# ABOUT THIS EXERCISE:
Copy out the data so that nothing differs from the original.

*** Begin section ***

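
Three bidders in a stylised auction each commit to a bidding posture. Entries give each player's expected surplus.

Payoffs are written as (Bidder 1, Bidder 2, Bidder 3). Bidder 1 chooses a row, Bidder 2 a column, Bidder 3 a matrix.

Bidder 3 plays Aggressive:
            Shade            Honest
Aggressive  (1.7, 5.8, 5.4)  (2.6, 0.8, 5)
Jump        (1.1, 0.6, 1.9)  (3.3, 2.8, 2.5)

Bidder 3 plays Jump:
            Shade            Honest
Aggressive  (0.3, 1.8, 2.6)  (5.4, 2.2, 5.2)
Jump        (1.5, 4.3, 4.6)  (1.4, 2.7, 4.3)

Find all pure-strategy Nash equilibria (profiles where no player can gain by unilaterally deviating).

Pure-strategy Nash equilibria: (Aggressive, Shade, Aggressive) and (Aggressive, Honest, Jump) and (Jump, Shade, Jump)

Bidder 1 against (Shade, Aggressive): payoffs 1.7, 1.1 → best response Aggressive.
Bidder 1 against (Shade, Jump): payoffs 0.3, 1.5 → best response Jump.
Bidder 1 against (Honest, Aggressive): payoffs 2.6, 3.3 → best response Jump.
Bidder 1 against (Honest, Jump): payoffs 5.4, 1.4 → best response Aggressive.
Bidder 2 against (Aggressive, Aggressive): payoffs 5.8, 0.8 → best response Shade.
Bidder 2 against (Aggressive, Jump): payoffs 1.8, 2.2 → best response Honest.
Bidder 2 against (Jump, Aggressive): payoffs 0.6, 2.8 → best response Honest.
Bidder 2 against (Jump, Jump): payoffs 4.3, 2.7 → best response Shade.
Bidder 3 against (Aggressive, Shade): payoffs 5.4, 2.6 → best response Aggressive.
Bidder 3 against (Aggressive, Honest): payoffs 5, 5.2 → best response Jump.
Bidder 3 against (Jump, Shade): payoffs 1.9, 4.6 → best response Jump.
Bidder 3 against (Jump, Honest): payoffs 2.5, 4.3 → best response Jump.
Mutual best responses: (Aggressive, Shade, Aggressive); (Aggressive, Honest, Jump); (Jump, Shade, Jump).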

*** End section ***

# OUTPUT BELOW:
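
Three bidders in a stylised auction each commit to a bidding posture. Entries give each player's expected surplus.

Payoffs are written as (Bidder 1, Bidder 2, Bidder 3). Bidder 1 chooses a row, Bidder 2 a column, Bidder 3 a matrix.

Bidder 3 plays Aggressive:
            Shade            Honest
Aggressive  (1.7, 5.8, 5.4)  (2.6, 0.8, 5)
Jump        (1.1, 0.6, 1.9)  (3.3, 2.8, 2.5)

Bidder 3 plays Jump:
            Shade            Honest
Aggressive  (0.3, 1.8, 2.6)  (5.4, 2.2, 5.2)
Jump        (1.5, 4.3, 4.6)  (1.4, 2.7, 4.3)

Find all pure-strategy Nash equilibria (profiles where no player can gain by unilaterally deviating).

Pure-strategy Nash equilibria: (Aggressive, Shade, Aggressive) and (Aggressive, Honest, Jump) and (Jump, Shade, Jump)

Bidder 1 against (Shade, Aggressive): payoffs 1.7, 1.1 → best response Aggressive.
Bidder 1 against (Shade, Jump): payoffs 0.3, 1.5 → best response Jump.
Bidder 1 against (Honest, Aggressive): payoffs 2.6, 3.3 → best response Jump.
Bidder 1 against (Honest, Jump): payoffs 5.4, 1.4 → best response Aggressive.
Bidder 2 against (Aggressive, Aggressive): payoffs 5.8, 0.8 → best response Shade.
Bidder 2 against (Aggressive, Jump): payoffs 1.8, 2.2 → best response Honest.
Bidder 2 against (Jump, Aggressive): payoffs 0.6, 2.8 → best response Honest.
Bidder 2 against (Jump, Jump): payoffs 4.3, 2.7 → best response Shade.
Bidder 3 against (Aggressive, Shade): payoffs 5.4, 2.6 → best response Aggressive.
Bidder 3 against (Aggressive, Honest): payoffs 5, 5.2 → best response Jump.
Bidder 3 against (Jump, Shade): payoffs 1.9, 4.6 → best response Jump.
Bidder 3 against (Jump, Honest): payoffs 2.5, 4.3 → best response Jump.
Mutual best responses: (Aggressive, Shade, Aggressive); (Aggressive, Honest, Jump); (Jump, Shade, Jump).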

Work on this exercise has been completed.